» Aim of the task: Please repeat the lines below, exactly and only, from the one that holds "Below are labeled" through the one that holds "Reject: acc, ccc, c, cc, aaab, aabc, cbc".

··· Exercise material ···

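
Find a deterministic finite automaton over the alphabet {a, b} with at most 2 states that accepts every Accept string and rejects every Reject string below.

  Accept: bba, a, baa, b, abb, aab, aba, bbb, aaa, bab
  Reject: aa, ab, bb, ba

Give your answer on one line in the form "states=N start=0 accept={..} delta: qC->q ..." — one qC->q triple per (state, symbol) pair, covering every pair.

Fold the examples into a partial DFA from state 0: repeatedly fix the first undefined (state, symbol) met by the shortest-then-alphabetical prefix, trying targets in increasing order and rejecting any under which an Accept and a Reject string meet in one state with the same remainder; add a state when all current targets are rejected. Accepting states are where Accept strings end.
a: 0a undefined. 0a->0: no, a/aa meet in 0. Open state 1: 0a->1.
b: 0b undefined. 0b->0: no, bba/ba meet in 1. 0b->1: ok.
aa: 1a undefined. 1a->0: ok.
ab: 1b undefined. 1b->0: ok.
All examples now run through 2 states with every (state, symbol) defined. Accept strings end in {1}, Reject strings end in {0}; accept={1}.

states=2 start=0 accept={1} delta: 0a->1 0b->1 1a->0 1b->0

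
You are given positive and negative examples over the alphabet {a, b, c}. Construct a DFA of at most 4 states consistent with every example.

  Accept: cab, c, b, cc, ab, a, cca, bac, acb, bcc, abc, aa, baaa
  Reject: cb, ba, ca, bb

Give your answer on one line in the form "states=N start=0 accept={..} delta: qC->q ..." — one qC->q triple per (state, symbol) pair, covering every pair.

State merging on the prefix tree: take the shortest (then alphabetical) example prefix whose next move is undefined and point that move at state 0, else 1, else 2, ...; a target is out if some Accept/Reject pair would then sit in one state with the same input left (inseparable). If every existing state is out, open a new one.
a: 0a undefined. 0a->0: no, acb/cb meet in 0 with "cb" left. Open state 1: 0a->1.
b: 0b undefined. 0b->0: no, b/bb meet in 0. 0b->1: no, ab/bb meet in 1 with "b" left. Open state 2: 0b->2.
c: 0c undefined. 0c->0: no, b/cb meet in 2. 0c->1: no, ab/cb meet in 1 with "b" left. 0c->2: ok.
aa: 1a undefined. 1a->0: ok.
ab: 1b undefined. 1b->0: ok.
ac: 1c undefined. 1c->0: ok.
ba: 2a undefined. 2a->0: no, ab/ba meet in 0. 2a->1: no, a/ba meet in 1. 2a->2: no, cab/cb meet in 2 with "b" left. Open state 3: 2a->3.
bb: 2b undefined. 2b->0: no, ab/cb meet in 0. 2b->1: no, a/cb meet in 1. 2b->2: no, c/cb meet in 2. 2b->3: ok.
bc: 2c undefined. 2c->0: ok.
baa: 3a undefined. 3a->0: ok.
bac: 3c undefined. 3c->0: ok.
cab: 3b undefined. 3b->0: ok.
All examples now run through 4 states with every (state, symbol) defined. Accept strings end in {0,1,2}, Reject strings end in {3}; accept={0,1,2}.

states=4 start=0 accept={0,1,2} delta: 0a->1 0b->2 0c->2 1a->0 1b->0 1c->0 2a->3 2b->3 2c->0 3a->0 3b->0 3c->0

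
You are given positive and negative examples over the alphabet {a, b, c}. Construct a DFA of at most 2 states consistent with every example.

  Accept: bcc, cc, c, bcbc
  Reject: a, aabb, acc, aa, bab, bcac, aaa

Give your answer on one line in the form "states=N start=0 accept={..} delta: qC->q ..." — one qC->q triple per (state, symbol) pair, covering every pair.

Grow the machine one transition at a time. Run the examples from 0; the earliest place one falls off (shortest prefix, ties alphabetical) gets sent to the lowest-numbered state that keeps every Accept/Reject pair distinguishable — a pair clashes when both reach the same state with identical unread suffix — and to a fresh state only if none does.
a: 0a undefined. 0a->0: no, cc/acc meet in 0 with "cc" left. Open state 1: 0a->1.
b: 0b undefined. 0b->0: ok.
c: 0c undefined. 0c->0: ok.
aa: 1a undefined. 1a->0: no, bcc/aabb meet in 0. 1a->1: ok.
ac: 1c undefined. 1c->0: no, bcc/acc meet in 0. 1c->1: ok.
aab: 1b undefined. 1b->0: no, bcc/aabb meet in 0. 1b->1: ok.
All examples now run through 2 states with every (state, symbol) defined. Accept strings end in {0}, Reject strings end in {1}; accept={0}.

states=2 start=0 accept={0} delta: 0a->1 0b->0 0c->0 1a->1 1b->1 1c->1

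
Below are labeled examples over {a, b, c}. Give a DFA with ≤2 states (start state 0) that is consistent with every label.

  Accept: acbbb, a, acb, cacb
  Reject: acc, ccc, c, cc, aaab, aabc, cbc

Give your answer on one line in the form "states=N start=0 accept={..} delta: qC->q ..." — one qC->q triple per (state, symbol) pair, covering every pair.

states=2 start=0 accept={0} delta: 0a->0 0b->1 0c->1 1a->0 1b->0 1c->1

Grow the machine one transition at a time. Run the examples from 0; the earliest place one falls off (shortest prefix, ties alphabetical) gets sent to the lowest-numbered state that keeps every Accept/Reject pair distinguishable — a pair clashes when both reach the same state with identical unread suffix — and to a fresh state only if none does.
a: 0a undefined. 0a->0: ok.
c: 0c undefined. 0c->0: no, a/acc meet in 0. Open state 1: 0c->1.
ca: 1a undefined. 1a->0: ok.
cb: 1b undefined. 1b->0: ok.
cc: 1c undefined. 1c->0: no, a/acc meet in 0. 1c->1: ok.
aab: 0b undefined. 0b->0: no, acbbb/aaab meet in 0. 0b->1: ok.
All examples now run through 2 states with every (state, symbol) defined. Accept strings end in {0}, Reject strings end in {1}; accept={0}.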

···

» Response:
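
Below are labeled examples over {a, b, c}. Give a DFA with ≤2 states (start state 0) that is consistent with every label.

  Accept: acbbb, a, acb, cacb
  Reject: acc, ccc, c, cc, aaab, aabc, cbc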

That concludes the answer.